◆ **INSTRUCTIONS TO FOLLOW**: If a line of the entries below includes the word "Fill", it counts; state the total and nothing further.

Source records
▬▬▬
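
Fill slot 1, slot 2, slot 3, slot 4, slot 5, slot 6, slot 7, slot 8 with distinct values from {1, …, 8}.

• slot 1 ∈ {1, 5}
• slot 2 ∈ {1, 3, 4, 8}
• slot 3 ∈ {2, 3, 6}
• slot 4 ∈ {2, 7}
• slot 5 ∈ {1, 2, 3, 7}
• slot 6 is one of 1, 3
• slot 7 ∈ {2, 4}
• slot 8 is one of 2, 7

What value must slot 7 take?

The 8 variables draw from only 8 values {1, 2, 3, 4, 5, 6, 7, 8}, so each is used; only slot 1 can be 5, hence slot 1 = 5.
The 7 still-open variables together cover exactly {1, 2, 3, 4, 6, 7, 8} — 7 values for 7 variables — and 6 appears only in slot 3's list, so slot 3 = 6.
Among the 6 still-open variables, 8 fits only slot 2 (and all 6 values in {1, 2, 3, 4, 7, 8} must be used), so slot 2 = 8.
The 5 still-open variables together cover exactly {1, 2, 3, 4, 7} — 5 values for 5 variables — and 4 appears only in slot 7's list, so slot 7 = 4.

4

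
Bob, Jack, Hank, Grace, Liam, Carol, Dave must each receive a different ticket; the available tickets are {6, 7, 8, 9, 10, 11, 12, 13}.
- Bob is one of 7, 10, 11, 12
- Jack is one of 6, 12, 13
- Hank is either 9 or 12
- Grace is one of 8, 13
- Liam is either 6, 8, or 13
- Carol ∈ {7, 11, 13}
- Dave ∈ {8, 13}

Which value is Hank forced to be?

9

Grace and Dave share exactly the 2 values {8, 13}; by pigeonhole those values go to them, so strike 8, 13 from Jack, Liam, Carol.
Liam has just one choice, so Liam = 6. Eliminate 6 elsewhere: Jack.
That leaves Jack = 12. Eliminate 12 elsewhere: Bob, Hank.
So Hank = 9.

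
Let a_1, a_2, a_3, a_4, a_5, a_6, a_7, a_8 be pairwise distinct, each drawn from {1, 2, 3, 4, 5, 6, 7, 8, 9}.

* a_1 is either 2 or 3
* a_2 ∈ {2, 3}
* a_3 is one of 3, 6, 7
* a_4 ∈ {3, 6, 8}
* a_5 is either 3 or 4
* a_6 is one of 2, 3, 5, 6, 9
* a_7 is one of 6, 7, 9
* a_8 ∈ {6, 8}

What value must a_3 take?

7

The 8 variables draw from only 8 values {2, 3, 4, 5, 6, 7, 8, 9}, so each is used; only a_5 can be 4, hence a_5 = 4.
The 7 still-open variables draw from only 7 values {2, 3, 5, 6, 7, 8, 9}, so each is used; only a_6 can be 5, hence a_6 = 5.
The 6 still-open variables together cover exactly {2, 3, 6, 7, 8, 9} — 6 values for 6 variables — and 9 appears only in a_7's list, so a_7 = 9.
The 5 still-open variables together cover exactly {2, 3, 6, 7, 8} — 5 values for 5 variables — and 7 appears only in a_3's list, so a_3 = 7.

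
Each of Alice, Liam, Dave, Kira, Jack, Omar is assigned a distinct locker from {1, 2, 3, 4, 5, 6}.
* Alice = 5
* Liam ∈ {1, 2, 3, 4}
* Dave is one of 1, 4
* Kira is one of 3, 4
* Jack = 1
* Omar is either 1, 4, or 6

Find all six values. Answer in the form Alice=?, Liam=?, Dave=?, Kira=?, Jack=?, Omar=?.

Alice must be 5 (only option left).
Jack's domain is down to {1}, so Jack = 1. Remove 1 from Liam, Dave, Omar.
That leaves Dave = 4. So Liam, Kira, Omar can't be 4.
Kira's domain is down to {3}, so Kira = 3. So Liam can't be 3.
Omar must be 6 (only option left).
Liam has just one choice, so Liam = 2.

Alice=5, Liam=2, Dave=4, Kira=3, Jack=1, Omar=6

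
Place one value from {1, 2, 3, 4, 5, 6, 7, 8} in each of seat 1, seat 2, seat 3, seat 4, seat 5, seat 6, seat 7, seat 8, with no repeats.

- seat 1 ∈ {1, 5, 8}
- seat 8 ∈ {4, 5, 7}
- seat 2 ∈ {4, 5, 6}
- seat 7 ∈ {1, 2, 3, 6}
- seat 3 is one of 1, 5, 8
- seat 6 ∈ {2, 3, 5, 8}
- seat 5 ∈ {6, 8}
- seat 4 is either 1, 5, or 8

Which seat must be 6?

seat 5

The 8 variables together cover exactly {1, 2, 3, 4, 5, 6, 7, 8} — 8 values for 8 variables — and 7 appears only in seat 8's list, so seat 8 = 7.
The 7 still-open variables draw from only 7 values {1, 2, 3, 4, 5, 6, 8}, so each is used; only seat 2 can be 4, hence seat 2 = 4.
The 3 variables seat 1, seat 3, seat 4 are confined to {1, 5, 8}, which locks those values in; drop them from seat 5, seat 6, seat 7.
So 6 goes to seat 5.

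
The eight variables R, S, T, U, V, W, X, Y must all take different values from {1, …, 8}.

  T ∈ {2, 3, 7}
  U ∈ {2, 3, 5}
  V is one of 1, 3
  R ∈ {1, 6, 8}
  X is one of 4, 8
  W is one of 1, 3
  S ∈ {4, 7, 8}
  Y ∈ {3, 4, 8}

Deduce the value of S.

7

The 8 variables together cover exactly {1, 2, 3, 4, 5, 6, 7, 8} — 8 values for 8 variables — and 5 appears only in U's list, so U = 5.
The 7 still-open variables draw from only 7 values {1, 2, 3, 4, 6, 7, 8}, so each is used; only T can be 2, hence T = 2.
The 6 still-open variables together cover exactly {1, 3, 4, 6, 7, 8} — 6 values for 6 variables — and 6 appears only in R's list, so R = 6.
The 5 still-open variables together cover exactly {1, 3, 4, 7, 8} — 5 values for 5 variables — and 7 appears only in S's list, so S = 7.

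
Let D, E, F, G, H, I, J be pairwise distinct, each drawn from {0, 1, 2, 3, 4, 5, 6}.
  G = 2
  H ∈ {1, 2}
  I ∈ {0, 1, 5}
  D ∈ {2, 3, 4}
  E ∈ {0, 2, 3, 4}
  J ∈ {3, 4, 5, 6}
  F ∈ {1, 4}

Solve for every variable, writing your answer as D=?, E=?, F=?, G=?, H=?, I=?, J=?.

G must be 2 (only option left). Remove 2 from D, E, H.
That leaves H = 1. Eliminate 1 elsewhere: F, I.
F's domain is down to {4}, so F = 4. Remove 4 from D, E, J.
D's domain is down to {3}, so D = 3. So E, J can't be 3.
E must be 0 (only option left). Remove 0 from I.
I has just one choice, so I = 5. So J can't be 5.
That leaves J = 6.

D=3, E=0, F=4, G=2, H=1, I=5, J=6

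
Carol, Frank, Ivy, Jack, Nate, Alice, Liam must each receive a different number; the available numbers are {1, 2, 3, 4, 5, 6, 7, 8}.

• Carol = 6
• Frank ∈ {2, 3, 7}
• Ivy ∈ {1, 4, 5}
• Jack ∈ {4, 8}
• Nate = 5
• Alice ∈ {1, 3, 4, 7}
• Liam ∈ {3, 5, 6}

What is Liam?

Carol has just one choice, so Carol = 6. Remove 6 from Liam.
Nate must be 5 (only option left). Remove 5 from Ivy, Liam.
So Liam = 3.

3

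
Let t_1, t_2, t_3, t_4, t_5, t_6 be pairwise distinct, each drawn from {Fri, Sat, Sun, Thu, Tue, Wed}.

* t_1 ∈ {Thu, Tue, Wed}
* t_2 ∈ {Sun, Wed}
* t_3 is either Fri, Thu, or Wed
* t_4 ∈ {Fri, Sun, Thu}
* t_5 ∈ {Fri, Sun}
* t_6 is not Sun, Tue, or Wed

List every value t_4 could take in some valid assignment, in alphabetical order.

Among the 6 variables, Sat fits only t_6 (and all 6 values in {Fri, Sat, Sun, Thu, Tue, Wed} must be used), so t_6 = Sat.
Among the 5 still-open variables, Tue fits only t_1 (and all 5 values in {Fri, Sun, Thu, Tue, Wed} must be used), so t_1 = Tue.
No further eliminations apply; t_4 can still be any of Fri, Sun, Thu.

Fri, Sun, Thu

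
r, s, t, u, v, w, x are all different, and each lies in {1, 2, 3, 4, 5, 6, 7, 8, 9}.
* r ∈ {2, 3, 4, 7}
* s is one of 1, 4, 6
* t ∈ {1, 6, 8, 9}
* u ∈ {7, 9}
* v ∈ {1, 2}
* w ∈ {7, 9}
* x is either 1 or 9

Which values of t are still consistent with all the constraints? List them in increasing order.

The 2 variables u and w are confined to {7, 9}, which locks those values in; drop them from r, t, x.
x has just one choice, so x = 1. Eliminate 1 elsewhere: s, t, v.
That leaves v = 2. Strike 2 from r.
No further eliminations apply; t can still be any of 6, 8.

6, 8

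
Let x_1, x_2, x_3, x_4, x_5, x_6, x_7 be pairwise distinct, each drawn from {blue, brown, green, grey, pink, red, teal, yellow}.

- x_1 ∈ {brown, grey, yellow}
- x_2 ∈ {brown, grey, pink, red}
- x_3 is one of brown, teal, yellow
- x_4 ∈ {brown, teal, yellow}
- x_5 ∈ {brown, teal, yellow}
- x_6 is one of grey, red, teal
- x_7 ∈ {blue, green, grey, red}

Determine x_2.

x_3, x_4, x_5 between them cover only {brown, teal, yellow} — a naked triple. Remove those values from x_1, x_2, x_6.
That leaves x_1 = grey. Strike grey from x_2, x_6, x_7.
That leaves x_6 = red. Strike red from x_2, x_7.
So x_2 = pink.

pink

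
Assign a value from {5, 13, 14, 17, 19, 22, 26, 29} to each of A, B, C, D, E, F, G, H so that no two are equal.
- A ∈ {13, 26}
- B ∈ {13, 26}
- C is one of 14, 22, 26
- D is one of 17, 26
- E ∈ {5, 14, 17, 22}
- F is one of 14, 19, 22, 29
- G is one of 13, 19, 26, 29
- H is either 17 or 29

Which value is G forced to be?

Among the 8 variables, 5 fits only E (and all 8 values in {5, 13, 14, 17, 19, 22, 26, 29} must be used), so E = 5.
A and B share exactly the 2 values {13, 26}; by pigeonhole those values go to them, so strike 13, 26 from C, D, G.
D must be 17 (only option left). Remove 17 from H.
That leaves H = 29. Remove 29 from F, G.
So G = 19.

19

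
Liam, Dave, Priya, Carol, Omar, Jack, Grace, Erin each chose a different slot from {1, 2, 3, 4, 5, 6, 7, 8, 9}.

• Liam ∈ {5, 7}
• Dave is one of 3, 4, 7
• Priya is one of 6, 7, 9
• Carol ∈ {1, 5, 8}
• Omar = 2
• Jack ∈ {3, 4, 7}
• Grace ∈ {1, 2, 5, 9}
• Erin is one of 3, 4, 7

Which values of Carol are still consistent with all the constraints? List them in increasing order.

1, 8

Omar must be 2 (only option left). Remove 2 from Grace.
The 3 variables Dave, Jack, Erin are confined to {3, 4, 7}, which locks those values in; drop them from Liam, Priya.
Liam has just one choice, so Liam = 5. Remove 5 from Carol, Grace.
No further eliminations apply; Carol can still be any of 1, 8.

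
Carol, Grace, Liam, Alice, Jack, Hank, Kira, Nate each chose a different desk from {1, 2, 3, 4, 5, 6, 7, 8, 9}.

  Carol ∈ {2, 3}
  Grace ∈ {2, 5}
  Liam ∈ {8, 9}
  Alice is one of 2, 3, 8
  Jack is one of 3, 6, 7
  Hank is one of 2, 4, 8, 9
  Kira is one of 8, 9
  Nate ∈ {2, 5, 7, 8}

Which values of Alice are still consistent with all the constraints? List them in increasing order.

Among the 8 variables, 4 fits only Hank (and all 8 values in {2, 3, 4, 5, 6, 7, 8, 9} must be used), so Hank = 4.
Among the 7 still-open variables, 6 fits only Jack (and all 7 values in {2, 3, 5, 6, 7, 8, 9} must be used), so Jack = 6.
The 6 still-open variables draw from only 6 values {2, 3, 5, 7, 8, 9}, so each is used; only Nate can be 7, hence Nate = 7.
The 5 still-open variables together cover exactly {2, 3, 5, 8, 9} — 5 values for 5 variables — and 5 appears only in Grace's list, so Grace = 5.
Liam and Kira share exactly the 2 values {8, 9}; by pigeonhole those values go to them, so strike 8, 9 from Alice.
No further eliminations apply; Alice can still be any of 2, 3.

2, 3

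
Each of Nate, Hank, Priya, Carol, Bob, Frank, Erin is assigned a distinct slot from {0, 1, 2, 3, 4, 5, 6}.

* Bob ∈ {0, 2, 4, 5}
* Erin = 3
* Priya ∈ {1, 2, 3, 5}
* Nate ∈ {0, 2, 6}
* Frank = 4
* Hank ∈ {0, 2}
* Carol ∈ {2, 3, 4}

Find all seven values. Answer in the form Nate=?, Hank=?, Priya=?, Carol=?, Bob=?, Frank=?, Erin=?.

Frank must be 4 (only option left). Eliminate 4 elsewhere: Carol, Bob.
Erin must be 3 (only option left). Eliminate 3 elsewhere: Priya, Carol.
That leaves Carol = 2. Eliminate 2 elsewhere: Nate, Hank, Priya, Bob.
Hank's domain is down to {0}, so Hank = 0. Strike 0 from Nate, Bob.
Bob's domain is down to {5}, so Bob = 5. Strike 5 from Priya.
Nate's domain is down to {6}, so Nate = 6.
Priya has just one choice, so Priya = 1.

Nate=6, Hank=0, Priya=1, Carol=2, Bob=5, Frank=4, Erin=3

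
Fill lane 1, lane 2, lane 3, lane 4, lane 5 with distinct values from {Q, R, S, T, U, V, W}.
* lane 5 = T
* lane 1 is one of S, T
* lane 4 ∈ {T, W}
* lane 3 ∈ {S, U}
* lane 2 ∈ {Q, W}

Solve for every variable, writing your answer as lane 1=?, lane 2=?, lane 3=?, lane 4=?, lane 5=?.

lane 1=S, lane 2=Q, lane 3=U, lane 4=W, lane 5=T

lane 5 has just one choice, so lane 5 = T. Strike T from lane 1, lane 4.
lane 1's domain is down to {S}, so lane 1 = S. Eliminate S elsewhere: lane 3.
lane 3 must be U (only option left).
lane 4 has just one choice, so lane 4 = W. Strike W from lane 2.
That leaves lane 2 = Q.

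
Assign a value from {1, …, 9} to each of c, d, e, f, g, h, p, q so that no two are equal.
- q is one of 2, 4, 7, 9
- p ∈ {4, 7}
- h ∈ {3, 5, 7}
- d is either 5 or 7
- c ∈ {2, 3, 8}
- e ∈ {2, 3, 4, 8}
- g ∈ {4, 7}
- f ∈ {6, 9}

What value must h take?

3

Among the 8 variables, 6 fits only f (and all 8 values in {2, 3, 4, 5, 6, 7, 8, 9} must be used), so f = 6.
The 7 still-open variables draw from only 7 values {2, 3, 4, 5, 7, 8, 9}, so each is used; only q can be 9, hence q = 9.
The 2 variables g and p are confined to {4, 7}, which locks those values in; drop them from d, e, h.
d's domain is down to {5}, so d = 5. Strike 5 from h.
So h = 3.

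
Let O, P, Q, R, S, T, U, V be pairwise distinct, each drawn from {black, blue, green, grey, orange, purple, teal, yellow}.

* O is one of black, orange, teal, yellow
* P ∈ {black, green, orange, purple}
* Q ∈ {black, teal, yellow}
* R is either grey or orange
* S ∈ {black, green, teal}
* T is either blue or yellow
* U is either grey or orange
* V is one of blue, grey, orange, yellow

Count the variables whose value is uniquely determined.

2

The 8 variables together cover exactly {black, blue, green, grey, orange, purple, teal, yellow} — 8 values for 8 variables — and purple appears only in P's list, so P = purple.
Among the 7 still-open variables, green fits only S (and all 7 values in {black, blue, green, grey, orange, teal, yellow} must be used), so S = green.
R and U between them cover only {grey, orange} — a naked pair. Remove those values from O, V.
T and V share exactly the 2 values {blue, yellow}; by pigeonhole those values go to them, so strike blue, yellow from O, Q.
Determined: P=purple, S=green. The other variables each still have more than one consistent value. That makes 2.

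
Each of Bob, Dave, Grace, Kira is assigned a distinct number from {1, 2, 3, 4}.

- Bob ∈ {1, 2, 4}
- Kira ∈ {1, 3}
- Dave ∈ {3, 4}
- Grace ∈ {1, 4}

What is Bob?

The 4 variables together cover exactly {1, 2, 3, 4} — 4 values for 4 variables — and 2 appears only in Bob's list, so Bob = 2.

2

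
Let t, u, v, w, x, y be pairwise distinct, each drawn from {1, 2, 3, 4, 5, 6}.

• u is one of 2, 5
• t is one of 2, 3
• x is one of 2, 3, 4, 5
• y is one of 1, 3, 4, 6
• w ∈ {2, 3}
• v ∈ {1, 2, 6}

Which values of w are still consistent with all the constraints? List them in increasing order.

t and w between them cover only {2, 3} — a naked pair. Remove those values from u, v, x, y.
u has just one choice, so u = 5. So x can't be 5.
x's domain is down to {4}, so x = 4. Strike 4 from y.
No further eliminations apply; w can still be any of 2, 3.

2, 3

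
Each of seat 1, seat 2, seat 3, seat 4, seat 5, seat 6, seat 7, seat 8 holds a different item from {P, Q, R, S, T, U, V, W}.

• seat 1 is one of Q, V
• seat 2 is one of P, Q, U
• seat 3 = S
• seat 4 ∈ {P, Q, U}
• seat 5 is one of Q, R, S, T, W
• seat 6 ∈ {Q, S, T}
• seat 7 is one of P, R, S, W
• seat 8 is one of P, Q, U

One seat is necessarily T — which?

seat 3 must be S (only option left). So seat 5, seat 6, seat 7 can't be S.
The 7 still-open variables together cover exactly {P, Q, R, T, U, V, W} — 7 values for 7 variables — and V appears only in seat 1's list, so seat 1 = V.
The 3 variables seat 2, seat 4, seat 8 are confined to {P, Q, U}, which locks those values in; drop them from seat 5, seat 6, seat 7.
So T goes to seat 6.

seat 6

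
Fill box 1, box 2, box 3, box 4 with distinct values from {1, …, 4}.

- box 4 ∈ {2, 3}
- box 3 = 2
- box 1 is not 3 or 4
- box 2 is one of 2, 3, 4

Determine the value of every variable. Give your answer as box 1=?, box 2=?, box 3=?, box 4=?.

box 3 must be 2 (only option left). Eliminate 2 elsewhere: box 1, box 2, box 4.
That leaves box 4 = 3. So box 2 can't be 3.
box 1's domain is down to {1}, so box 1 = 1.
box 2's domain is down to {4}, so box 2 = 4.

box 1=1, box 2=4, box 3=2, box 4=3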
▬▬▬
◆ **SOLUTION**: 3